→ PROBLEM: Below are some records; quote exactly the lines from the one that contains "Between two large parallel plates at 456" through the one that contains "A hot wall at", inclusive, and no others.

→ EXERCISE MATERIALS:

****************************************

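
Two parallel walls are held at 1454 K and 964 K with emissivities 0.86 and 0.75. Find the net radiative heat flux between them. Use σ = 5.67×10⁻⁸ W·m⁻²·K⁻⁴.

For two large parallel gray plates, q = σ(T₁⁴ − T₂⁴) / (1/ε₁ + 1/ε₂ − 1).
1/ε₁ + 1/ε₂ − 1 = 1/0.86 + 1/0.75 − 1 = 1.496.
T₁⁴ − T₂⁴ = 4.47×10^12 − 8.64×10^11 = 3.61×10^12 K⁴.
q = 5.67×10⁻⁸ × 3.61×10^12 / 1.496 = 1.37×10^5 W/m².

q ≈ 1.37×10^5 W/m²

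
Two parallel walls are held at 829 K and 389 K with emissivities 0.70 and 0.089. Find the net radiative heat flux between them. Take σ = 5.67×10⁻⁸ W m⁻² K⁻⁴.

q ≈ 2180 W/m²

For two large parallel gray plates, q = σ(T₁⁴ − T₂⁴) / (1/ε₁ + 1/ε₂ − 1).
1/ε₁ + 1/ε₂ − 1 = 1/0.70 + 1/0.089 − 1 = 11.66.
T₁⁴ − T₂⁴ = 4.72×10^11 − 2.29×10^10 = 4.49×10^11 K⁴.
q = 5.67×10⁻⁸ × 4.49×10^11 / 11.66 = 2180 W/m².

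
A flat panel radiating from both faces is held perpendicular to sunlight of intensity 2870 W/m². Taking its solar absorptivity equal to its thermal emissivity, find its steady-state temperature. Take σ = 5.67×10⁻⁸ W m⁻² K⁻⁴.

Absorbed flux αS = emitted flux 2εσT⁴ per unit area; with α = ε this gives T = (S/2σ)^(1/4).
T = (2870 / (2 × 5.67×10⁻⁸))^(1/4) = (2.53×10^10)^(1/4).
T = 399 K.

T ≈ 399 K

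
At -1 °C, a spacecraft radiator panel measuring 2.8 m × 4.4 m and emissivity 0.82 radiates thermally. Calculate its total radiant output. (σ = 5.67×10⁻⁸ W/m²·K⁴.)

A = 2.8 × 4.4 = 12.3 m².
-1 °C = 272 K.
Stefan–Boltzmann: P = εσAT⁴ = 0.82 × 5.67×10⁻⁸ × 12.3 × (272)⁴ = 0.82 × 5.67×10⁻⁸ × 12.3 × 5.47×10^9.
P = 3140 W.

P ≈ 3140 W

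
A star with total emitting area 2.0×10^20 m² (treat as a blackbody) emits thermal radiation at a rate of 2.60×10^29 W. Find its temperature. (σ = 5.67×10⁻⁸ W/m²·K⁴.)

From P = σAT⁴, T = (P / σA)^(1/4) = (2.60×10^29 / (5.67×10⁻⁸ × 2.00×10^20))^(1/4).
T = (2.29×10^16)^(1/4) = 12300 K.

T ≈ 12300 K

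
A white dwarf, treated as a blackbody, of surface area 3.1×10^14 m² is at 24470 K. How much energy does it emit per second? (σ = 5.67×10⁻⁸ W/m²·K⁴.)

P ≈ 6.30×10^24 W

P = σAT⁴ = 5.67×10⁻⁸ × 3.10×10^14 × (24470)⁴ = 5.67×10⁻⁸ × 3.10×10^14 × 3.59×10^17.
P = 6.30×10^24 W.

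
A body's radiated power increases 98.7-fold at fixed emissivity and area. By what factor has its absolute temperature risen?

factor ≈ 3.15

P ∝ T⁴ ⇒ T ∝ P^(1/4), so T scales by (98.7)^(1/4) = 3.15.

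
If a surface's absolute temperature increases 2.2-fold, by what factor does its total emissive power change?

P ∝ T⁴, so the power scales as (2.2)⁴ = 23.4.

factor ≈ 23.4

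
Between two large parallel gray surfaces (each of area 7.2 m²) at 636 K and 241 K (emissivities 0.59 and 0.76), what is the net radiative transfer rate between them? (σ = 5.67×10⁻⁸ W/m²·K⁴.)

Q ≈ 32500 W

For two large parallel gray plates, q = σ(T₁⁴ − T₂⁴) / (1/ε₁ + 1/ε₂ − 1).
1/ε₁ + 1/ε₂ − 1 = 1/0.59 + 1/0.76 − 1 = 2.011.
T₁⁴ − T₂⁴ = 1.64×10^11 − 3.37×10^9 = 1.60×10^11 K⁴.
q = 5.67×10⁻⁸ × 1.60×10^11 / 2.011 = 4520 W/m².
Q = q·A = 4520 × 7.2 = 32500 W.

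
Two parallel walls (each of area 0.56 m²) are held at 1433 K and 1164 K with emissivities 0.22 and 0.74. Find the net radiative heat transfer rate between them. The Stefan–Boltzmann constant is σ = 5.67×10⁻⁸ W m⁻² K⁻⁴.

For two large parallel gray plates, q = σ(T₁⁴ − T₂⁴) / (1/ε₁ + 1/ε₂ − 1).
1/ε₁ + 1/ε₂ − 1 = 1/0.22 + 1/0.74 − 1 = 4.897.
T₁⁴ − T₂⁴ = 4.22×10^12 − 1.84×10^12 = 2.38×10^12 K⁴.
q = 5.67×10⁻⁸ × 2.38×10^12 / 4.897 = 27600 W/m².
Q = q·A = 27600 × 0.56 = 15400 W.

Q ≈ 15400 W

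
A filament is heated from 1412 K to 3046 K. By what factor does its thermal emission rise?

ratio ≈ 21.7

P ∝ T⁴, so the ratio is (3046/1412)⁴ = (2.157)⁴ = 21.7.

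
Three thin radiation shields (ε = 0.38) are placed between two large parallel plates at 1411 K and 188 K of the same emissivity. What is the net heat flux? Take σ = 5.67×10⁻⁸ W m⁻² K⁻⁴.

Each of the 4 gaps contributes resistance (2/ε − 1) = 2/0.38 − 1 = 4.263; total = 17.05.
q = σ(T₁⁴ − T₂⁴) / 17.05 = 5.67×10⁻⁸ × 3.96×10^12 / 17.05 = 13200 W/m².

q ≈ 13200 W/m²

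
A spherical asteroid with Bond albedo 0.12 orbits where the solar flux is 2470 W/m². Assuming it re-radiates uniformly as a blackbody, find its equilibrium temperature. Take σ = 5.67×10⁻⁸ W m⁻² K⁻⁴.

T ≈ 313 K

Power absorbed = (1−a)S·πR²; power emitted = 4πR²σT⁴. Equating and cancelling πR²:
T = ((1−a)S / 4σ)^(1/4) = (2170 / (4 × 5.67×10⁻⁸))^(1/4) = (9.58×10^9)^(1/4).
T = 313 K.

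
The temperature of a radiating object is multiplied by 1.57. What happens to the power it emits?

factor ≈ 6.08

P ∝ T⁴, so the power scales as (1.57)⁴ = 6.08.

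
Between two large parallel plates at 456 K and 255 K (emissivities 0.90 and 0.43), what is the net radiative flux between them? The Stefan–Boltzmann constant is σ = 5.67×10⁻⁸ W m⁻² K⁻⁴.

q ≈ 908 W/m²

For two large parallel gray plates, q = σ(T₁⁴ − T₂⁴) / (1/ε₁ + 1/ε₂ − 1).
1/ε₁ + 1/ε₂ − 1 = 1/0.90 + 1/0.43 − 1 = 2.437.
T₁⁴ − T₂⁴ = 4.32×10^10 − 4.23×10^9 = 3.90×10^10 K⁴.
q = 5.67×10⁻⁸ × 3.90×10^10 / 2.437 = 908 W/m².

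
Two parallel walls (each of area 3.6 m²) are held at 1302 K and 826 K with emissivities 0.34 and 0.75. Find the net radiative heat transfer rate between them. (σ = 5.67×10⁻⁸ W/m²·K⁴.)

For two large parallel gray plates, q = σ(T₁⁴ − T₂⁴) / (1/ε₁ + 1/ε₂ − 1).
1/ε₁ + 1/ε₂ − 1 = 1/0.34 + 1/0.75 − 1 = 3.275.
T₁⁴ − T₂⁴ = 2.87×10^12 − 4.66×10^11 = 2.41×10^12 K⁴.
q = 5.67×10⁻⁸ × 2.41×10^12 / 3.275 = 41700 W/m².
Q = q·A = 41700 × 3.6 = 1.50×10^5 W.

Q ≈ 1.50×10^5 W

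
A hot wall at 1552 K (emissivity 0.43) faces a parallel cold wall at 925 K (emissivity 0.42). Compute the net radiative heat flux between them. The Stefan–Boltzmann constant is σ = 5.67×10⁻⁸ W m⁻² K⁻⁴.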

****************************************

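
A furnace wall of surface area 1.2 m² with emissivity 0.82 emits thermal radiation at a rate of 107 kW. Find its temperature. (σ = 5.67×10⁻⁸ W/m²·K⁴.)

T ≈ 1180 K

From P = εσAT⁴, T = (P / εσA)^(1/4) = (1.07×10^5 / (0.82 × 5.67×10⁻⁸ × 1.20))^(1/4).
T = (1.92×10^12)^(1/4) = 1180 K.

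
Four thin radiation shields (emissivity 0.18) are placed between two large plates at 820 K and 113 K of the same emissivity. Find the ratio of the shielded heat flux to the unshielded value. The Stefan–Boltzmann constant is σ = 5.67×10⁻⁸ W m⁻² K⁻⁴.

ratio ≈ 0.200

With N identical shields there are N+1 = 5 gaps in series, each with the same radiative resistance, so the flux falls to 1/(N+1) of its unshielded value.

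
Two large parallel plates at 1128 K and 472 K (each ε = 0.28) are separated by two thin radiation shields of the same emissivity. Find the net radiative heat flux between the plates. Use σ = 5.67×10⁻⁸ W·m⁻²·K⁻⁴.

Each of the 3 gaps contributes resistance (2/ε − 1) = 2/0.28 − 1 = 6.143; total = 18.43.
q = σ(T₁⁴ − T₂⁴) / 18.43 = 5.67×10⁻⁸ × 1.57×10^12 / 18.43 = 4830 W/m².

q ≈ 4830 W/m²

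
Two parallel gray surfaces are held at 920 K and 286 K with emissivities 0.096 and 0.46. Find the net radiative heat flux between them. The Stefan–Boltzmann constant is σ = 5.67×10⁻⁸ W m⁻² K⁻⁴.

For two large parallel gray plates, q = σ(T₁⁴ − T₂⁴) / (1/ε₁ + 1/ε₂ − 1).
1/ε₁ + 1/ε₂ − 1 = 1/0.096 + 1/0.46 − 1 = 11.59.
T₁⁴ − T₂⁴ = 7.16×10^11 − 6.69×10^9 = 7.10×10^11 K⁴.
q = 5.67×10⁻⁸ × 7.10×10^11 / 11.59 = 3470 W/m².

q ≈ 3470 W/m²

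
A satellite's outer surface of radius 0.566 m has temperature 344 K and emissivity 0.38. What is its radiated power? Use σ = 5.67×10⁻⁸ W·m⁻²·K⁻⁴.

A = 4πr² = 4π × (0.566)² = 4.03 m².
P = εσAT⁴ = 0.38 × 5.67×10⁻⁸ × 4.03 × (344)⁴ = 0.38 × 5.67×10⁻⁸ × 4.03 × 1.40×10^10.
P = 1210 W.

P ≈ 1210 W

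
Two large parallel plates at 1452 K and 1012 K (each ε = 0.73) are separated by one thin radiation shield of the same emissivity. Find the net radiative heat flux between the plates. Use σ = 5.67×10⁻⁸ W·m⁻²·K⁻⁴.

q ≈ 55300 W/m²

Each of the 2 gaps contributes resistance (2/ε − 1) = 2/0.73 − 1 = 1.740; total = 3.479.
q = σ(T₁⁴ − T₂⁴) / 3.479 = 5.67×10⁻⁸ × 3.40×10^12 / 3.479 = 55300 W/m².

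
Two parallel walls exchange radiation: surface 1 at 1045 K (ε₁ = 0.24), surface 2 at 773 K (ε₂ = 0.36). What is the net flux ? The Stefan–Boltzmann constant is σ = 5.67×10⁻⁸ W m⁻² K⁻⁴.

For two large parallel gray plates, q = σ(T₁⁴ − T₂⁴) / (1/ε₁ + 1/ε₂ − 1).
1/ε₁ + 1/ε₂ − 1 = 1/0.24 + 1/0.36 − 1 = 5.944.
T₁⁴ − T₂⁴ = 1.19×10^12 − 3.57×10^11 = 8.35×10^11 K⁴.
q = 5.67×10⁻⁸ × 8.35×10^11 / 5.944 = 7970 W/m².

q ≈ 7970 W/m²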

****************************************

→ EXERCISE SOLUTION:
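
Between two large parallel plates at 456 K and 255 K (emissivities 0.90 and 0.43), what is the net radiative flux between them? The Stefan–Boltzmann constant is σ = 5.67×10⁻⁸ W m⁻² K⁻⁴.

q ≈ 908 W/m²

For two large parallel gray plates, q = σ(T₁⁴ − T₂⁴) / (1/ε₁ + 1/ε₂ − 1).
1/ε₁ + 1/ε₂ − 1 = 1/0.90 + 1/0.43 − 1 = 2.437.
T₁⁴ − T₂⁴ = 4.32×10^10 − 4.23×10^9 = 3.90×10^10 K⁴.
q = 5.67×10⁻⁸ × 3.90×10^10 / 2.437 = 908 W/m².

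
Two parallel walls (each of area 3.6 m²) are held at 1302 K and 826 K with emissivities 0.34 and 0.75. Find the net radiative heat transfer rate between them. (σ = 5.67×10⁻⁸ W/m²·K⁴.)

For two large parallel gray plates, q = σ(T₁⁴ − T₂⁴) / (1/ε₁ + 1/ε₂ − 1).
1/ε₁ + 1/ε₂ − 1 = 1/0.34 + 1/0.75 − 1 = 3.275.
T₁⁴ − T₂⁴ = 2.87×10^12 − 4.66×10^11 = 2.41×10^12 K⁴.
q = 5.67×10⁻⁸ × 2.41×10^12 / 3.275 = 41700 W/m².
Q = q·A = 41700 × 3.6 = 1.50×10^5 W.

Q ≈ 1.50×10^5 W

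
A hot wall at 1552 K (emissivity 0.43) faces a parallel cold wall at 925 K (emissivity 0.42). Compute the net radiative heat flux between them. The Stefan–Boltzmann constant is σ = 5.67×10⁻⁸ W m⁻² K⁻⁴.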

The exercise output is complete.